Data records
#####
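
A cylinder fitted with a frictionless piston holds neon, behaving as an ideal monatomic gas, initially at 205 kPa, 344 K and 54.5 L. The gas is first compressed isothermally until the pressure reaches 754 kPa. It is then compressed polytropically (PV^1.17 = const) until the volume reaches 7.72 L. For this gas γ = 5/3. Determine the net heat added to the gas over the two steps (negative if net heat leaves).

-20300 J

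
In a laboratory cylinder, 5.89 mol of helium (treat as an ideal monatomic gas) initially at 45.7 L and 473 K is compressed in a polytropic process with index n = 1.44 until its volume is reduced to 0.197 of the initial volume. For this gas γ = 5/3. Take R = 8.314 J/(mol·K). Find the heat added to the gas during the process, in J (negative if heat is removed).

P₁ = nRT₁/V₁ = 5.89×8.314×473/45.7 = 507 kPa.
Polytropic n=1.44: T₂ = T₁(V₁/V₂)^(n−1) = 473×(5.08)^0.44 = 967 K; P₂ = P₁(V₁/V₂)^n = 5260 kPa.
W = (P₁V₁−P₂V₂)/(n−1) = (507×45.7−5260×9.00)/0.44 = -54900 J.
ΔU = nCvΔT = 5.89×12.5×(967−473) = 36300 J.
Q = ΔU + W = -18700 J.

-18700 J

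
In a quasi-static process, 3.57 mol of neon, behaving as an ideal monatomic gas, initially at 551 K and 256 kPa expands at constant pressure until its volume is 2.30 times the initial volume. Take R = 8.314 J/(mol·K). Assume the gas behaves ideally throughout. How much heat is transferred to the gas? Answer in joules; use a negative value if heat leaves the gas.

V₁ = nRT₁/P₁ = 3.57×8.314×551/256 = 63.9 L.
Isobaric: P stays 256 kPa; V/T = const ⇒ T₂ = 1270 K, V₂ = 147 L.
W = PΔV = 256×(147−63.9) kPa·L = 21300 J.
ΔU = nCvΔT = 3.57×12.5×(1270−551) = 31900 J.
Q = ΔU + W = nCpΔT = 53200 J.

53200 J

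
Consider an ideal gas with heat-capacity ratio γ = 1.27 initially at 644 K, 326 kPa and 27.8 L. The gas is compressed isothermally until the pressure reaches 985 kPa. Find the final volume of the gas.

9.20 L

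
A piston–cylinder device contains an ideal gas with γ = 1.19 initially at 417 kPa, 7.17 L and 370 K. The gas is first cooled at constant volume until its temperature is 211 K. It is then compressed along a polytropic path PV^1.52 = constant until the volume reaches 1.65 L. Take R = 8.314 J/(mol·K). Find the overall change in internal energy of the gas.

n = P₁V₁/(RT₁) = 417×7.17/(8.314×370) = 0.972 mol.
Step 1 — Isochoric: V stays 7.17 L; P/T = const ⇒ T₂ = 211 K, P₂ = 238 kPa.
W = 0 (no volume change).
ΔU = nCvΔT = 0.972×43.8×(211−370) = -6760 J.
Q = ΔU = -6760 J.
State after step 1: P = 238 kPa, V = 7.17 L, T = 211 K.
Step 2 — Polytropic n=1.52: T₂ = T₁(V₁/V₂)^(n−1) = 211×(4.35)^0.52 = 453 K; P₂ = P₁(V₁/V₂)^n = 2220 kPa.
W = (P₁V₁−P₂V₂)/(n−1) = (238×7.17−2220×1.65)/0.52 = -3760 J.
ΔU = nCvΔT = 0.972×43.8×(453−211) = 10300 J.
Q = ΔU + W = 6530 J.
Net over both steps: W = -3760 J, Q = -232 J, ΔU = 3530 J.

3530 J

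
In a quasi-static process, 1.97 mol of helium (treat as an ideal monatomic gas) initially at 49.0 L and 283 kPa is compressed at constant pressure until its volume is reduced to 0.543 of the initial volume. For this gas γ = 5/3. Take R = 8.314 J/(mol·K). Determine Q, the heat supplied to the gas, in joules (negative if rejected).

-15800 J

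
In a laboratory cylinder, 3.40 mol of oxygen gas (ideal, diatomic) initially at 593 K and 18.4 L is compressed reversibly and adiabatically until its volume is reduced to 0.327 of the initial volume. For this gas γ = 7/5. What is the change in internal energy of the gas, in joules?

P₁ = nRT₁/V₁ = 3.40×8.314×593/18.4 = 911 kPa.
Adiabatic: TV^(γ−1) = const ⇒ T₂ = 593×(3.06)^0.400 = 927 K; PV^γ = const ⇒ P₂ = 4360 kPa.
For an ideal gas ΔU = nCvΔT with Cv = (5/2)R = 20.8 J/(mol·K).
ΔU = 3.40×20.8×(927−593) = 23600 J.

23600 J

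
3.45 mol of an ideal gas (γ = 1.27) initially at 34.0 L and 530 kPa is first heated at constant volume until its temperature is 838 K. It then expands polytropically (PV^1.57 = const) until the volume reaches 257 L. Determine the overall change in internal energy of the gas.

-38600 J

T₁ = P₁V₁/(nR) = 530×34.0/(3.45×8.314) = 628 K.
Step 1 — Isochoric: V stays 34.0 L; P/T = const ⇒ T₂ = 838 K, P₂ = 707 kPa.
W = 0 (no volume change).
ΔU = nCvΔT = 3.45×30.8×(838−628) = 22300 J.
Q = ΔU = 22300 J.
State after step 1: P = 707 kPa, V = 34.0 L, T = 838 K.
Step 2 — Polytropic n=1.57: T₂ = T₁(V₁/V₂)^(n−1) = 838×(0.132)^0.57 = 265 K; P₂ = P₁(V₁/V₂)^n = 29.5 kPa.
W = (P₁V₁−P₂V₂)/(n−1) = (707×34.0−29.5×257)/0.57 = 28900 J.
ΔU = nCvΔT = 3.45×30.8×(265−838) = -60900 J.
Q = ΔU + W = -32100 J.
Net over both steps: W = 28900 J, Q = -9780 J, ΔU = -38600 J.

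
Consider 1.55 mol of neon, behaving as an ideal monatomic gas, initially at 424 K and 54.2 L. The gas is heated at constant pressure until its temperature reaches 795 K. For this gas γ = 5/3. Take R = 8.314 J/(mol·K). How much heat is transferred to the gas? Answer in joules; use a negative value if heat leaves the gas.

12000 J

P₁ = nRT₁/V₁ = 1.55×8.314×424/54.2 = 101 kPa.
Isobaric: P stays 101 kPa; V/T = const ⇒ T₂ = 795 K, V₂ = 102 L.
W = PΔV = 101×(102−54.2) kPa·L = 4780 J.
ΔU = nCvΔT = 1.55×12.5×(795−424) = 7170 J.
Q = ΔU + W = nCpΔT = 12000 J.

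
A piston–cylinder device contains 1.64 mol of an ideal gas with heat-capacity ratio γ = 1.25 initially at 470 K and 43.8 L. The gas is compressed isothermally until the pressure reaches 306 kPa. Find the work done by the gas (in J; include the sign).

-4730 J

P₁ = nRT₁/V₁ = 1.64×8.314×470/43.8 = 146 kPa.
Isothermal: T stays 470 K; PV = const ⇒ V₂ = 20.9 L, P₂ = 306 kPa.
W = nRT ln(V₂/V₁) = 1.64×8.314×470×ln(0.478) = -4730 J.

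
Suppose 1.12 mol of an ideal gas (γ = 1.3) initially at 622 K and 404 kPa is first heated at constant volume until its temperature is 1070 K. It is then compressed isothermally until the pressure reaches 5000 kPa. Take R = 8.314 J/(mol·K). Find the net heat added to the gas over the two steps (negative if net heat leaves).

-5760 J

V₁ = nRT₁/P₁ = 1.12×8.314×622/404 = 14.3 L.
Step 1 — Isochoric: V stays 14.3 L; P/T = const ⇒ T₂ = 1070 K, P₂ = 695 kPa.
W = 0 (no volume change).
ΔU = nCvΔT = 1.12×27.7×(1070−622) = 13900 J.
Q = ΔU = 13900 J.
State after step 1: P = 695 kPa, V = 14.3 L, T = 1070 K.
Step 2 — Isothermal: T stays 1070 K; PV = const ⇒ V₂ = 1.99 L, P₂ = 5000 kPa.
ΔU = 0 (ideal gas, T constant).
W = nRT ln(V₂/V₁) = 1.12×8.314×1070×ln(0.139) = -19700 J.
Q = ΔU + W = -19700 J.
Net over both steps: W = -19700 J, Q = -5760 J, ΔU = 13900 J.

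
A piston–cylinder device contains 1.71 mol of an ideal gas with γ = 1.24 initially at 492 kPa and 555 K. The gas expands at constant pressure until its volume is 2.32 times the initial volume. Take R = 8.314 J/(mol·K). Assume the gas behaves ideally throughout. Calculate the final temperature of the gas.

1290 K

V₁ = nRT₁/P₁ = 1.71×8.314×555/492 = 16.0 L.
Isobaric: P stays 492 kPa; V/T = const ⇒ T₂ = 1290 K, V₂ = 37.2 L.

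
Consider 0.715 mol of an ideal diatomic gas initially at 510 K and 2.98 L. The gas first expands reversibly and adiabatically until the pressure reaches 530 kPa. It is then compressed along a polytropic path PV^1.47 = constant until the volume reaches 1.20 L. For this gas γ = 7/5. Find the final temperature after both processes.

808 K

P₁ = nRT₁/V₁ = 0.715×8.314×510/2.98 = 1020 kPa.
Step 1 — Adiabatic: T₂/T₁ = (P₂/P₁)^((γ−1)/γ) ⇒ T₂ = 510×(0.521)^0.286 = 423 K; V₂ = 4.75 L.
ΔU = nCvΔT = 0.715×20.8×(423−510) = -1290 J.
Q = 0 for an adiabatic process, so W = −ΔU = 1290 J.
State after step 1: P = 530 kPa, V = 4.75 L, T = 423 K.
Step 2 — Polytropic n=1.47: T₂ = T₁(V₁/V₂)^(n−1) = 423×(3.96)^0.47 = 808 K; P₂ = P₁(V₁/V₂)^n = 4000 kPa.
W = (P₁V₁−P₂V₂)/(n−1) = (530×4.75−4000×1.20)/0.47 = -4870 J.
ΔU = nCvΔT = 0.715×20.8×(808−423) = 5720 J.
Q = ΔU + W = 851 J.
Net over both steps: W = -3580 J, Q = 851 J, ΔU = 4430 J.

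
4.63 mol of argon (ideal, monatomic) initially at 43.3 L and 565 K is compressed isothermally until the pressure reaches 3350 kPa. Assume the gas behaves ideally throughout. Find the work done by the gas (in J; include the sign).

-41300 J

P₁ = nRT₁/V₁ = 4.63×8.314×565/43.3 = 502 kPa.
Isothermal: T stays 565 K; PV = const ⇒ V₂ = 6.49 L, P₂ = 3350 kPa.
W = nRT ln(V₂/V₁) = 4.63×8.314×565×ln(0.150) = -41300 J.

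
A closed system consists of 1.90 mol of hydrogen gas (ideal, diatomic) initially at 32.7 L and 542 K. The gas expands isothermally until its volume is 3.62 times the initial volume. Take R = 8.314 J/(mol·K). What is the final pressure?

P₁ = nRT₁/V₁ = 1.90×8.314×542/32.7 = 262 kPa.
Isothermal: T stays 542 K; PV = const ⇒ V₂ = 118 L, P₂ = 72.3 kPa.

72.3 kPa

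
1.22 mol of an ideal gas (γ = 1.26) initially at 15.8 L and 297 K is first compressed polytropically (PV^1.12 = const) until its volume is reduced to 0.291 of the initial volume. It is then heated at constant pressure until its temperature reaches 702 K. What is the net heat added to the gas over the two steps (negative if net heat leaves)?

15400 J

P₁ = nRT₁/V₁ = 1.22×8.314×297/15.8 = 191 kPa.
Step 1 — Polytropic n=1.12: T₂ = T₁(V₁/V₂)^(n−1) = 297×(3.44)^0.12 = 344 K; P₂ = P₁(V₁/V₂)^n = 760 kPa.
W = (P₁V₁−P₂V₂)/(n−1) = (191×15.8−760×4.60)/0.12 = -4010 J.
ΔU = nCvΔT = 1.22×32.0×(344−297) = 1850 J.
Q = ΔU + W = -2160 J.
State after step 1: P = 760 kPa, V = 4.60 L, T = 344 K.
Step 2 — Isobaric: P stays 760 kPa; V/T = const ⇒ T₂ = 702 K, V₂ = 9.37 L.
W = PΔV = 760×(9.37−4.60) kPa·L = 3630 J.
ΔU = nCvΔT = 1.22×32.0×(702−344) = 13900 J.
Q = ΔU + W = nCpΔT = 17600 J.
Net over both steps: W = -381 J, Q = 15400 J, ΔU = 15800 J.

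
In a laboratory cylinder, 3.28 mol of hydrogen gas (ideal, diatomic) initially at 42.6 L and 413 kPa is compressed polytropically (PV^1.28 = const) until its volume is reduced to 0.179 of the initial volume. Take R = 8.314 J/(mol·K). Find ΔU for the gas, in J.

27200 J

T₁ = P₁V₁/(nR) = 413×42.6/(3.28×8.314) = 645 K.
Polytropic n=1.28: T₂ = T₁(V₁/V₂)^(n−1) = 645×(5.59)^0.28 = 1040 K; P₂ = P₁(V₁/V₂)^n = 3740 kPa.
For an ideal gas ΔU = nCvΔT with Cv = (5/2)R = 20.8 J/(mol·K).
ΔU = 3.28×20.8×(1040−645) = 27200 J.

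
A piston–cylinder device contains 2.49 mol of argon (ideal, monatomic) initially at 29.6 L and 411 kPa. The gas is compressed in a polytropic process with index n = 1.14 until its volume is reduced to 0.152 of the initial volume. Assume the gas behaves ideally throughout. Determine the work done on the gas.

T₁ = P₁V₁/(nR) = 411×29.6/(2.49×8.314) = 588 K.
Polytropic n=1.14: T₂ = T₁(V₁/V₂)^(n−1) = 588×(6.58)^0.14 = 765 K; P₂ = P₁(V₁/V₂)^n = 3520 kPa.
W = (P₁V₁−P₂V₂)/(n−1) = (411×29.6−3520×4.50)/0.14 = -26200 J.
Work done on the gas = −W_by = 26200 J.

26200 J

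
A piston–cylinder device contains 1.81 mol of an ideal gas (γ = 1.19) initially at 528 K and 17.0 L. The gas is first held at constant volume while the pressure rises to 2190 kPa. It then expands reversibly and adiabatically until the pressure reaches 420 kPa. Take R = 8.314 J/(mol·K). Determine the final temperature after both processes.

1900 K

P₁ = nRT₁/V₁ = 1.81×8.314×528/17.0 = 467 kPa.
Step 1 — Isochoric: V stays 17.0 L; P/T = const ⇒ T₂ = 2470 K, P₂ = 2190 kPa.
W = 0 (no volume change).
ΔU = nCvΔT = 1.81×43.8×(2470−528) = 154000 J.
Q = ΔU = 154000 J.
State after step 1: P = 2190 kPa, V = 17.0 L, T = 2470 K.
Step 2 — Adiabatic: T₂/T₁ = (P₂/P₁)^((γ−1)/γ) ⇒ T₂ = 2470×(0.192)^0.160 = 1900 K; V₂ = 68.1 L.
ΔU = nCvΔT = 1.81×43.8×(1900−2470) = -45400 J.
Q = 0 for an adiabatic process, so W = −ΔU = 45400 J.
Net over both steps: W = 45400 J, Q = 154000 J, ΔU = 109000 J.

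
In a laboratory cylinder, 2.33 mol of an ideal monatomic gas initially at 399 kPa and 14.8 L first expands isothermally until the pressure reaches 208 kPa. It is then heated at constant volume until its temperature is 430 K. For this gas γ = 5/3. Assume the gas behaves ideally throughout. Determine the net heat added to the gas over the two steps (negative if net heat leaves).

7480 J

T₁ = P₁V₁/(nR) = 399×14.8/(2.33×8.314) = 305 K.
Step 1 — Isothermal: T stays 305 K; PV = const ⇒ V₂ = 28.4 L, P₂ = 208 kPa.
ΔU = 0 (ideal gas, T constant).
W = nRT ln(V₂/V₁) = 2.33×8.314×305×ln(1.92) = 3850 J.
Q = ΔU + W = 3850 J.
State after step 1: P = 208 kPa, V = 28.4 L, T = 305 K.
Step 2 — Isochoric: V stays 28.4 L; P/T = const ⇒ T₂ = 430 K, P₂ = 293 kPa.
W = 0 (no volume change).
ΔU = nCvΔT = 2.33×12.5×(430−305) = 3640 J.
Q = ΔU = 3640 J.
Net over both steps: W = 3850 J, Q = 7480 J, ΔU = 3640 J.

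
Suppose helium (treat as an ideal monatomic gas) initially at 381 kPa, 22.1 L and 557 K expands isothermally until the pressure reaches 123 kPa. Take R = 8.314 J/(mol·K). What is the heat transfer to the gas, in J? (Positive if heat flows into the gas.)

9520 J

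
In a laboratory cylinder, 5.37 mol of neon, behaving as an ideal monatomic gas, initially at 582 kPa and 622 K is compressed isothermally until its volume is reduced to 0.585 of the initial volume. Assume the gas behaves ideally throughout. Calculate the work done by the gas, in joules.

-14900 J

V₁ = nRT₁/P₁ = 5.37×8.314×622/582 = 47.7 L.
Isothermal: T stays 622 K; PV = const ⇒ V₂ = 27.9 L, P₂ = 995 kPa.
W = nRT ln(V₂/V₁) = 5.37×8.314×622×ln(0.585) = -14900 J.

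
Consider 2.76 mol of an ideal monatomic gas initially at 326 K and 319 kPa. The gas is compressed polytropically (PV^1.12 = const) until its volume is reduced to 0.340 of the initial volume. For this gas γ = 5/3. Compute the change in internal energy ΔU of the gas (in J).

V₁ = nRT₁/P₁ = 2.76×8.314×326/319 = 23.5 L.
Polytropic n=1.12: T₂ = T₁(V₁/V₂)^(n−1) = 326×(2.94)^0.12 = 371 K; P₂ = P₁(V₁/V₂)^n = 1070 kPa.
For an ideal gas ΔU = nCvΔT with Cv = (3/2)R = 12.5 J/(mol·K).
ΔU = 2.76×12.5×(371−326) = 1550 J.

1550 J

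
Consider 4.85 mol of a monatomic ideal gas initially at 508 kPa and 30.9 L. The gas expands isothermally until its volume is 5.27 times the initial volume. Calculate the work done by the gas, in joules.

T₁ = P₁V₁/(nR) = 508×30.9/(4.85×8.314) = 389 K.
Isothermal: T stays 389 K; PV = const ⇒ V₂ = 163 L, P₂ = 96.4 kPa.
W = nRT ln(V₂/V₁) = 4.85×8.314×389×ln(5.27) = 26100 J.

26100 J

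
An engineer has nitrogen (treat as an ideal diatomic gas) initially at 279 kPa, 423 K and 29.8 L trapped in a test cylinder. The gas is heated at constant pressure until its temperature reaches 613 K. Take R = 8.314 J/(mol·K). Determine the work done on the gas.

n = P₁V₁/(RT₁) = 279×29.8/(8.314×423) = 2.36 mol.
Isobaric: P stays 279 kPa; V/T = const ⇒ T₂ = 613 K, V₂ = 43.2 L.
W = PΔV = 279×(43.2−29.8) kPa·L = 3730 J.
Work done on the gas = −W_by = -3730 J.

-3730 J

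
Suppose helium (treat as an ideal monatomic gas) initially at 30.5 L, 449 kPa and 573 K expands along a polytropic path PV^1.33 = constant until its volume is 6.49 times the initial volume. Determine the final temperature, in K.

Polytropic n=1.33: T₂ = T₁(V₁/V₂)^(n−1) = 573×(0.154)^0.33 = 309 K; P₂ = P₁(V₁/V₂)^n = 37.3 kPa.

309 K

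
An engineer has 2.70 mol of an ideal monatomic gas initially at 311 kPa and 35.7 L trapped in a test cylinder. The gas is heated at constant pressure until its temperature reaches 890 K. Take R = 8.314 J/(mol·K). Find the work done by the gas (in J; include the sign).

T₁ = P₁V₁/(nR) = 311×35.7/(2.70×8.314) = 495 K.
Isobaric: P stays 311 kPa; V/T = const ⇒ T₂ = 890 K, V₂ = 64.2 L.
W = PΔV = 311×(64.2−35.7) kPa·L = 8880 J.

8880 J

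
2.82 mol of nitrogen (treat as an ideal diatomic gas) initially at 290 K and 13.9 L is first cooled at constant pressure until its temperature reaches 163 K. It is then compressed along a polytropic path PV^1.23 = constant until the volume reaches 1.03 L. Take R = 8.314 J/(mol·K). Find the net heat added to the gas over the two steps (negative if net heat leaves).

-14600 J

P₁ = nRT₁/V₁ = 2.82×8.314×290/13.9 = 489 kPa.
Step 1 — Isobaric: P stays 489 kPa; V/T = const ⇒ T₂ = 163 K, V₂ = 7.81 L.
W = PΔV = 489×(7.81−13.9) kPa·L = -2980 J.
ΔU = nCvΔT = 2.82×20.8×(163−290) = -7440 J.
Q = ΔU + W = nCpΔT = -10400 J.
State after step 1: P = 489 kPa, V = 7.81 L, T = 163 K.
Step 2 — Polytropic n=1.23: T₂ = T₁(V₁/V₂)^(n−1) = 163×(7.59)^0.23 = 260 K; P₂ = P₁(V₁/V₂)^n = 5910 kPa.
W = (P₁V₁−P₂V₂)/(n−1) = (489×7.81−5910×1.03)/0.23 = -9860 J.
ΔU = nCvΔT = 2.82×20.8×(260−163) = 5670 J.
Q = ΔU + W = -4190 J.
Net over both steps: W = -12800 J, Q = -14600 J, ΔU = -1770 J.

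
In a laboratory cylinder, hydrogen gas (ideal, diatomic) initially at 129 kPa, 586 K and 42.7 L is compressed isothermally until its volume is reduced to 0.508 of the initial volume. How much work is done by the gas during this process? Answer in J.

n = P₁V₁/(RT₁) = 129×42.7/(8.314×586) = 1.13 mol.
Isothermal: T stays 586 K; PV = const ⇒ V₂ = 21.7 L, P₂ = 254 kPa.
W = nRT ln(V₂/V₁) = 1.13×8.314×586×ln(0.508) = -3730 J.

-3730 J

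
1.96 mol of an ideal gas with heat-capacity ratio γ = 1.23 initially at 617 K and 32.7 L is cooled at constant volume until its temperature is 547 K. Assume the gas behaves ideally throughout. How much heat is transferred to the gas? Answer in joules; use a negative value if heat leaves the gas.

-4960 J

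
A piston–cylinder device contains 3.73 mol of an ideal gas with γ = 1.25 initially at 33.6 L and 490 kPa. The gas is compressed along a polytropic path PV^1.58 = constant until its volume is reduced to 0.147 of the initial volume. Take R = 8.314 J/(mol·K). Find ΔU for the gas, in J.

T₁ = P₁V₁/(nR) = 490×33.6/(3.73×8.314) = 531 K.
Polytropic n=1.58: T₂ = T₁(V₁/V₂)^(n−1) = 531×(6.80)^0.58 = 1610 K; P₂ = P₁(V₁/V₂)^n = 10100 kPa.
For an ideal gas ΔU = nCvΔT with Cv = R/(γ−1) = 33.3 J/(mol·K).
ΔU = 3.73×33.3×(1610−531) = 134000 J.

134000 J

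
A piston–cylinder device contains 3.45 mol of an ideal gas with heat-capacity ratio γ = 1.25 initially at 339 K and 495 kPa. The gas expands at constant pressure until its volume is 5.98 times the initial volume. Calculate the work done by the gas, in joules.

48400 J

V₁ = nRT₁/P₁ = 3.45×8.314×339/495 = 19.6 L.
Isobaric: P stays 495 kPa; V/T = const ⇒ T₂ = 2030 K, V₂ = 117 L.
W = PΔV = 495×(117−19.6) kPa·L = 48400 J.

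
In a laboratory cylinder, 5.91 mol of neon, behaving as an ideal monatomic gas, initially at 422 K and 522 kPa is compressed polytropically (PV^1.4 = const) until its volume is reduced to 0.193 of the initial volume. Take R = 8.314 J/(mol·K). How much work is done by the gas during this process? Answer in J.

V₁ = nRT₁/P₁ = 5.91×8.314×422/522 = 39.7 L.
Polytropic n=1.4: T₂ = T₁(V₁/V₂)^(n−1) = 422×(5.18)^0.40 = 815 K; P₂ = P₁(V₁/V₂)^n = 5220 kPa.
W = (P₁V₁−P₂V₂)/(n−1) = (522×39.7−5220×7.67)/0.40 = -48300 J.

-48300 J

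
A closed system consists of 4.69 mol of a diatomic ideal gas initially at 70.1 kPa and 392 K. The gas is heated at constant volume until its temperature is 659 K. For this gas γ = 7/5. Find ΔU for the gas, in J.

26000 J

V₁ = nRT₁/P₁ = 4.69×8.314×392/70.1 = 218 L.
Isochoric: V stays 218 L; P/T = const ⇒ T₂ = 659 K, P₂ = 118 kPa.
For an ideal gas ΔU = nCvΔT with Cv = (5/2)R = 20.8 J/(mol·K).
ΔU = 4.69×20.8×(659−392) = 26000 J.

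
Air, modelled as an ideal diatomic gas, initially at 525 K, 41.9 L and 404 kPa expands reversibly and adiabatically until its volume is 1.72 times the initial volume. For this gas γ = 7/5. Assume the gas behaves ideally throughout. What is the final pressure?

189 kPa

Adiabatic: TV^(γ−1) = const ⇒ T₂ = 525×(0.581)^0.400 = 423 K; PV^γ = const ⇒ P₂ = 189 kPa.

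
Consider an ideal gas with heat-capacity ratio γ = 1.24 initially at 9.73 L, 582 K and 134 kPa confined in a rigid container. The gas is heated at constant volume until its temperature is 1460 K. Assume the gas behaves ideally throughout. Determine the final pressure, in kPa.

Isochoric: V stays 9.73 L; P/T = const ⇒ T₂ = 1460 K, P₂ = 336 kPa.

336 kPa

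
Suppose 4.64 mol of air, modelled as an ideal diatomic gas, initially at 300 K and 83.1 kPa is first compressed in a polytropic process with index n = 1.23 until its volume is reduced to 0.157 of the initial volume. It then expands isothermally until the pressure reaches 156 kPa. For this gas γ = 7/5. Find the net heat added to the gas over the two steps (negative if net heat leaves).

V₁ = nRT₁/P₁ = 4.64×8.314×300/83.1 = 139 L.
Step 1 — Polytropic n=1.23: T₂ = T₁(V₁/V₂)^(n−1) = 300×(6.37)^0.23 = 459 K; P₂ = P₁(V₁/V₂)^n = 810 kPa.
W = (P₁V₁−P₂V₂)/(n−1) = (83.1×139−810×21.9)/0.23 = -26700 J.
ΔU = nCvΔT = 4.64×20.8×(459−300) = 15400 J.
Q = ΔU + W = -11400 J.
State after step 1: P = 810 kPa, V = 21.9 L, T = 459 K.
Step 2 — Isothermal: T stays 459 K; PV = const ⇒ V₂ = 114 L, P₂ = 156 kPa.
ΔU = 0 (ideal gas, T constant).
W = nRT ln(V₂/V₁) = 4.64×8.314×459×ln(5.19) = 29200 J.
Q = ΔU + W = 29200 J.
Net over both steps: W = 2480 J, Q = 17800 J, ΔU = 15400 J.

17800 J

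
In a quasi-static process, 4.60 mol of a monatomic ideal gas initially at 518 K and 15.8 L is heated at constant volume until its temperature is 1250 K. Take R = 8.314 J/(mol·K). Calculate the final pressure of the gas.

3030 kPa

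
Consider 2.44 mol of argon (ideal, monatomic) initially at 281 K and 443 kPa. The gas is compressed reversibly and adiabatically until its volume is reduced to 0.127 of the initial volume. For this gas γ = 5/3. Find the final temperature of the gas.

V₁ = nRT₁/P₁ = 2.44×8.314×281/443 = 12.9 L.
Adiabatic: TV^(γ−1) = const ⇒ T₂ = 281×(7.87)^0.667 = 1110 K; PV^γ = const ⇒ P₂ = 13800 kPa.

1110 K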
#####
Extract, exactly, the lines above that begin at the line containing "Suppose 4.64 mol" and end at the final line of the records; add no other text.

• _Finished task_:
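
Suppose 4.64 mol of air, modelled as an ideal diatomic gas, initially at 300 K and 83.1 kPa is first compressed in a polytropic process with index n = 1.23 until its volume is reduced to 0.157 of the initial volume. It then expands isothermally until the pressure reaches 156 kPa. For this gas γ = 7/5. Find the net heat added to the gas over the two steps (negative if net heat leaves).

V₁ = nRT₁/P₁ = 4.64×8.314×300/83.1 = 139 L.
Step 1 — Polytropic n=1.23: T₂ = T₁(V₁/V₂)^(n−1) = 300×(6.37)^0.23 = 459 K; P₂ = P₁(V₁/V₂)^n = 810 kPa.
W = (P₁V₁−P₂V₂)/(n−1) = (83.1×139−810×21.9)/0.23 = -26700 J.
ΔU = nCvΔT = 4.64×20.8×(459−300) = 15400 J.
Q = ΔU + W = -11400 J.
State after step 1: P = 810 kPa, V = 21.9 L, T = 459 K.
Step 2 — Isothermal: T stays 459 K; PV = const ⇒ V₂ = 114 L, P₂ = 156 kPa.
ΔU = 0 (ideal gas, T constant).
W = nRT ln(V₂/V₁) = 4.64×8.314×459×ln(5.19) = 29200 J.
Q = ΔU + W = 29200 J.
Net over both steps: W = 2480 J, Q = 17800 J, ΔU = 15400 J.

17800 J

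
In a quasi-static process, 4.60 mol of a monatomic ideal gas initially at 518 K and 15.8 L is heated at constant volume until its temperature is 1250 K. Take R = 8.314 J/(mol·K). Calculate the final pressure of the gas.

3030 kPa

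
Consider 2.44 mol of argon (ideal, monatomic) initially at 281 K and 443 kPa. The gas is compressed reversibly and adiabatically until its volume is reduced to 0.127 of the initial volume. For this gas γ = 5/3. Find the final temperature of the gas.

V₁ = nRT₁/P₁ = 2.44×8.314×281/443 = 12.9 L.
Adiabatic: TV^(γ−1) = const ⇒ T₂ = 281×(7.87)^0.667 = 1110 K; PV^γ = const ⇒ P₂ = 13800 kPa.

1110 K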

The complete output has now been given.